____ Records supplied

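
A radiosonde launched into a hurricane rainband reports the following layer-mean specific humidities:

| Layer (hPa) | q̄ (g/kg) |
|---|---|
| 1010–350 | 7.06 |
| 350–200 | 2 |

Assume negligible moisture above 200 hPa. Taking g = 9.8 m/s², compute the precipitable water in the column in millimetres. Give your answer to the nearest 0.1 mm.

Precipitable water is the column-integrated vapour mass per unit area: PW = (1/g) Σ q̄ Δp, with q in kg/kg and Δp in Pa (1 kg/m² of water = 1 mm).
Layer 1010–350 hPa: Δp = 660 hPa = 66000 Pa, q̄ = 0.00706 kg/kg → 0.00706 × 66000 / 9.8 = 47.55 mm
Layer 350–200 hPa: Δp = 150 hPa = 15000 Pa, q̄ = 0.002 kg/kg → 0.002 × 15000 / 9.8 = 3.06 mm
PW = 47.55 + 3.06 = 50.61 ≈ 50.6 mm.

PW ≈ 50.6 mm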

________

## Task to complete
The records given above are to be repeated in full, exactly.

## Output of the task
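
A radiosonde launched into a hurricane rainband reports the following layer-mean specific humidities:

| Layer (hPa) | q̄ (g/kg) |
|---|---|
| 1010–350 | 7.06 |
| 350–200 | 2 |

Assume negligible moisture above 200 hPa. Taking g = 9.8 m/s², compute the precipitable water in the column in millimetres. Give your answer to the nearest 0.1 mm.

Precipitable water is the column-integrated vapour mass per unit area: PW = (1/g) Σ q̄ Δp, with q in kg/kg and Δp in Pa (1 kg/m² of water = 1 mm).
Layer 1010–350 hPa: Δp = 660 hPa = 66000 Pa, q̄ = 0.00706 kg/kg → 0.00706 × 66000 / 9.8 = 47.55 mm
Layer 350–200 hPa: Δp = 150 hPa = 15000 Pa, q̄ = 0.002 kg/kg → 0.002 × 15000 / 9.8 = 3.06 mm
PW = 47.55 + 3.06 = 50.61 ≈ 50.6 mm.

PW ≈ 50.6 mm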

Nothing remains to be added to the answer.